▸ **Data supplied**:
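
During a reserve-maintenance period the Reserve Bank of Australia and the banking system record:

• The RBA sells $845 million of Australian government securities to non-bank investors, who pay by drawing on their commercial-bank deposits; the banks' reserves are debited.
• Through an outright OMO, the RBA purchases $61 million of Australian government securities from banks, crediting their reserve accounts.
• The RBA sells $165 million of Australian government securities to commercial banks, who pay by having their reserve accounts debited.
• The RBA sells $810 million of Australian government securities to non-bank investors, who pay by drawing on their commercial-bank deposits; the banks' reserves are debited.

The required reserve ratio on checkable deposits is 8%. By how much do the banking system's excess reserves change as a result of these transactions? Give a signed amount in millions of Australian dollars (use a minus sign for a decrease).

-$1626.6 million

Asset sale (to non-banks) $845 million: reserves −$845M, deposits −$845M.
OMO purchase (from banks) $61 million: reserves +$61M, deposits 0.
OMO sale (to banks) $165 million: reserves −$165M, deposits 0.
Asset sale (to non-banks) $810 million: reserves −$810M, deposits −$810M.
Totals: Δreserves = −$1759M, Δdeposits = −$1655M.
Δrequired reserves = 8% × −$1655M = −$132.4M.
Δexcess reserves = Δreserves − Δrequired = −$1759M − (−$132.4M) = -$1626.6 million.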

▸ **Your assignment**: Please show each line in the records above that contains "sells".

▸ **Output for this task**:
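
• The RBA sells $845 million of Australian government securities to non-bank investors, who pay by drawing on their commercial-bank deposits; the banks' reserves are debited.
• The RBA sells $165 million of Australian government securities to commercial banks, who pay by having their reserve accounts debited.
• The RBA sells $810 million of Australian government securities to non-bank investors, who pay by drawing on their commercial-bank deposits; the banks' reserves are debited.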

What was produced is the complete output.